Collected data entries:

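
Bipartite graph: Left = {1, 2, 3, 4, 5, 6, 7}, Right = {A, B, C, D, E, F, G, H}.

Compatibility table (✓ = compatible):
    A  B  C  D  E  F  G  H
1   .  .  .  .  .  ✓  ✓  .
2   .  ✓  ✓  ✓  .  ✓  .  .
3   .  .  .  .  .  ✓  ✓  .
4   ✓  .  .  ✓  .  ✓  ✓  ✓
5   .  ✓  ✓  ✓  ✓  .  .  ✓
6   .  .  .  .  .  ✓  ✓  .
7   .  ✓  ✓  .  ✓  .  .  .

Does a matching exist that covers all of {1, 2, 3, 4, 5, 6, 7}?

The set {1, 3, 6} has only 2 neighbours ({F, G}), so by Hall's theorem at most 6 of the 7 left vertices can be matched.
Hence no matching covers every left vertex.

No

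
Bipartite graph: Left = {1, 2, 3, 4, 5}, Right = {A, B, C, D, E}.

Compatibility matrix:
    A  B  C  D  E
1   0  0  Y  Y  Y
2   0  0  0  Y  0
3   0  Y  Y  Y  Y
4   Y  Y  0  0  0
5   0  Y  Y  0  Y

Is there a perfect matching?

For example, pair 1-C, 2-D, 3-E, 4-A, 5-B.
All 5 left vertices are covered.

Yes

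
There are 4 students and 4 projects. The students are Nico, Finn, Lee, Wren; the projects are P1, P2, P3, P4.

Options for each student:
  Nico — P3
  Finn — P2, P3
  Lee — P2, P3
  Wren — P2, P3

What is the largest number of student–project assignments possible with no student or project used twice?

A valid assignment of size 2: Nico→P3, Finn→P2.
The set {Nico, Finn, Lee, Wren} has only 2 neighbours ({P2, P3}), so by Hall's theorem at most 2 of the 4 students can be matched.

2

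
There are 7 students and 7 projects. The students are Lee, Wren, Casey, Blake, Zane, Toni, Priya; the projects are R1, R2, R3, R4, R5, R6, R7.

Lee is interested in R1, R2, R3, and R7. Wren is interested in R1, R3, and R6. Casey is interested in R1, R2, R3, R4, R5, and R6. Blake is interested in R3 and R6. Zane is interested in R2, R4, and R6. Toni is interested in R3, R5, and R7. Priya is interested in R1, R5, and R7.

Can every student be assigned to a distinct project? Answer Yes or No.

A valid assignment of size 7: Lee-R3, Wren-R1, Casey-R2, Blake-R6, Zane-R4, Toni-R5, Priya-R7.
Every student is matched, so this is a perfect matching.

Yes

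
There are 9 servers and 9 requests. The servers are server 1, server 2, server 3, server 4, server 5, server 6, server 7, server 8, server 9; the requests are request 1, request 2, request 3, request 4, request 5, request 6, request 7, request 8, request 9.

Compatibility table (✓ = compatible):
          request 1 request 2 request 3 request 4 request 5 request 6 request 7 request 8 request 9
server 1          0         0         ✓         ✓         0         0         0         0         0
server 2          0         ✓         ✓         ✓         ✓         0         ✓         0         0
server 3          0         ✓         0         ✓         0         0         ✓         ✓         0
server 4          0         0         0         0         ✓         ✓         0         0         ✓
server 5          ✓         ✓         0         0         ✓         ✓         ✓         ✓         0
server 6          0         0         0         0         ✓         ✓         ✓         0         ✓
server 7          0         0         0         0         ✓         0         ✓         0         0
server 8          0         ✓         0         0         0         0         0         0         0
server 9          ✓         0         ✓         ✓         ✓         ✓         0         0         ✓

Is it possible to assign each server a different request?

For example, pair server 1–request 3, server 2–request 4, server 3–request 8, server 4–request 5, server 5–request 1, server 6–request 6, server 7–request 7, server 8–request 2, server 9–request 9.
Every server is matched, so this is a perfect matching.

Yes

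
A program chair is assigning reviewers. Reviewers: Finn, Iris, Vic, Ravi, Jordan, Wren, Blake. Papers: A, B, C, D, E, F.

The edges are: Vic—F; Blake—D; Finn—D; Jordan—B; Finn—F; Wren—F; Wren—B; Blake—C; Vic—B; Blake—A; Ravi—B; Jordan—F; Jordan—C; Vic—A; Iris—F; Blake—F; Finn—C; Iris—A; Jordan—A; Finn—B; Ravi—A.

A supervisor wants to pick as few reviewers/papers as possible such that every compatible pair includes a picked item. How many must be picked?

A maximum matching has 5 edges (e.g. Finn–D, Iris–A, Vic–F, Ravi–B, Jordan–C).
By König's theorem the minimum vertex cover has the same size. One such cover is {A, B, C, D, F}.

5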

DIRECTIONS FOR THIS TASK =>
Repeat the entries word for word. Skip none of them.

PROBLEM SOLUTION =>
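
Bipartite graph: Left = {1, 2, 3, 4, 5, 6, 7}, Right = {A, B, C, D, E, F, G, H}.

Compatibility table (✓ = compatible):
    A  B  C  D  E  F  G  H
1   .  .  .  .  .  ✓  ✓  .
2   .  ✓  ✓  ✓  .  ✓  .  .
3   .  .  .  .  .  ✓  ✓  .
4   ✓  .  .  ✓  .  ✓  ✓  ✓
5   .  ✓  ✓  ✓  ✓  .  .  ✓
6   .  .  .  .  .  ✓  ✓  .
7   .  ✓  ✓  .  ✓  .  .  .

Does a matching exist that covers all of {1, 2, 3, 4, 5, 6, 7}?

The set {1, 3, 6} has only 2 neighbours ({F, G}), so by Hall's theorem at most 6 of the 7 left vertices can be matched.
Hence no matching covers every left vertex.

No

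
Bipartite graph: Left = {1, 2, 3, 4, 5}, Right = {A, B, C, D, E}.

Compatibility matrix:
    A  B  C  D  E
1   0  0  Y  Y  Y
2   0  0  0  Y  0
3   0  Y  Y  Y  Y
4   Y  Y  0  0  0
5   0  Y  Y  0  Y

Is there a perfect matching?

For example, pair 1-C, 2-D, 3-E, 4-A, 5-B.
All 5 left vertices are covered.

Yes

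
There are 4 students and 4 projects. The students are Nico, Finn, Lee, Wren; the projects are P1, P2, P3, P4.

Options for each student:
  Nico — P3
  Finn — P2, P3
  Lee — P2, P3
  Wren — P2, P3

What is the largest number of student–project assignments possible with no student or project used twice?

A valid assignment of size 2: Nico→P3, Finn→P2.
The set {Nico, Finn, Lee, Wren} has only 2 neighbours ({P2, P3}), so by Hall's theorem at most 2 of the 4 students can be matched.

2

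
There are 7 students and 7 projects. The students are Lee, Wren, Casey, Blake, Zane, Toni, Priya; the projects are R1, R2, R3, R4, R5, R6, R7.

Lee is interested in R1, R2, R3, and R7. Wren is interested in R1, R3, and R6. Casey is interested in R1, R2, R3, R4, R5, and R6. Blake is interested in R3 and R6. Zane is interested in R2, R4, and R6. Toni is interested in R3, R5, and R7. Priya is interested in R1, R5, and R7.

Can every student be assigned to a distinct project? Answer Yes or No.

A valid assignment of size 7: Lee-R3, Wren-R1, Casey-R2, Blake-R6, Zane-R4, Toni-R5, Priya-R7.
Every student is matched, so this is a perfect matching.

Yes

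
There are 9 servers and 9 requests. The servers are server 1, server 2, server 3, server 4, server 5, server 6, server 7, server 8, server 9; the requests are request 1, request 2, request 3, request 4, request 5, request 6, request 7, request 8, request 9.

Compatibility table (✓ = compatible):
          request 1 request 2 request 3 request 4 request 5 request 6 request 7 request 8 request 9
server 1          0         0         ✓         ✓         0         0         0         0         0
server 2          0         ✓         ✓         ✓         ✓         0         ✓         0         0
server 3          0         ✓         0         ✓         0         0         ✓         ✓         0
server 4          0         0         0         0         ✓         ✓         0         0         ✓
server 5          ✓         ✓         0         0         ✓         ✓         ✓         ✓         0
server 6          0         0         0         0         ✓         ✓         ✓         0         ✓
server 7          0         0         0         0         ✓         0         ✓         0         0
server 8          0         ✓         0         0         0         0         0         0         0
server 9          ✓         0         ✓         ✓         ✓         ✓         0         0         ✓

Is it possible to assign each server a different request?

For example, pair server 1–request 3, server 2–request 4, server 3–request 8, server 4–request 5, server 5–request 1, server 6–request 6, server 7–request 7, server 8–request 2, server 9–request 9.
Every server is matched, so this is a perfect matching.

Yes

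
A program chair is assigning reviewers. Reviewers: Finn, Iris, Vic, Ravi, Jordan, Wren, Blake. Papers: A, B, C, D, E, F.

The edges are: Vic—F; Blake—D; Finn—D; Jordan—B; Finn—F; Wren—F; Wren—B; Blake—C; Vic—B; Blake—A; Ravi—B; Jordan—F; Jordan—C; Vic—A; Iris—F; Blake—F; Finn—C; Iris—A; Jordan—A; Finn—B; Ravi—A.

A supervisor wants to pick as few reviewers/papers as possible such that every compatible pair includes a picked item. How many must be picked?

A maximum matching has 5 edges (e.g. Finn–D, Iris–A, Vic–F, Ravi–B, Jordan–C).
By König's theorem the minimum vertex cover has the same size. One such cover is {A, B, C, D, F}.

5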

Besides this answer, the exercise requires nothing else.